» Exercise details
Repeat the records. Each line must match exactly.

» Data shown
#####

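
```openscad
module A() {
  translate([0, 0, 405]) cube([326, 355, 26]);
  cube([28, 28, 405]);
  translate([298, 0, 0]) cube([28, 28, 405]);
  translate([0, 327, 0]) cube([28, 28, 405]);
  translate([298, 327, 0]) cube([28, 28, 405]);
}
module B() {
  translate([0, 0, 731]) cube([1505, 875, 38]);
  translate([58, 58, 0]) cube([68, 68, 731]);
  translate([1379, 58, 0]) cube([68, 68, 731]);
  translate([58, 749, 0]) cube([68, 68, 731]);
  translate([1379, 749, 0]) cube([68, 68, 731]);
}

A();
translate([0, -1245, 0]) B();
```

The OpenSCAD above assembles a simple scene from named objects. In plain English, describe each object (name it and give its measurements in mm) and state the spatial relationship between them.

A is a four-legged stool. The seat is a 326×355×26 mm slab whose top surface is at z = 431 mm; four square legs, each 28×28 mm in cross-section, run from the floor (z = 0) to the underside of the seat, each flush with a corner of the seat.

B is a table with a 1505×875 mm rectangular top, 38 mm thick, top surface at z = 769 mm, supported by four 68×68 mm square legs, each inset 58 mm from the nearest pair of top edges, running from the floor.

The table is on the floor beside the stool on its −y side.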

#####

» Task answer
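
```openscad
module A() {
  translate([0, 0, 405]) cube([326, 355, 26]);
  cube([28, 28, 405]);
  translate([298, 0, 0]) cube([28, 28, 405]);
  translate([0, 327, 0]) cube([28, 28, 405]);
  translate([298, 327, 0]) cube([28, 28, 405]);
}
module B() {
  translate([0, 0, 731]) cube([1505, 875, 38]);
  translate([58, 58, 0]) cube([68, 68, 731]);
  translate([1379, 58, 0]) cube([68, 68, 731]);
  translate([58, 749, 0]) cube([68, 68, 731]);
  translate([1379, 749, 0]) cube([68, 68, 731]);
}

A();
translate([0, -1245, 0]) B();
```

The OpenSCAD above assembles a simple scene from named objects. In plain English, describe each object (name it and give its measurements in mm) and state the spatial relationship between them.

A is a four-legged stool. The seat is a 326×355×26 mm slab whose top surface is at z = 431 mm; four square legs, each 28×28 mm in cross-section, run from the floor (z = 0) to the underside of the seat, each flush with a corner of the seat.

B is a table with a 1505×875 mm rectangular top, 38 mm thick, top surface at z = 769 mm, supported by four 68×68 mm square legs, each inset 58 mm from the nearest pair of top edges, running from the floor.

The table is on the floor beside the stool on its −y side.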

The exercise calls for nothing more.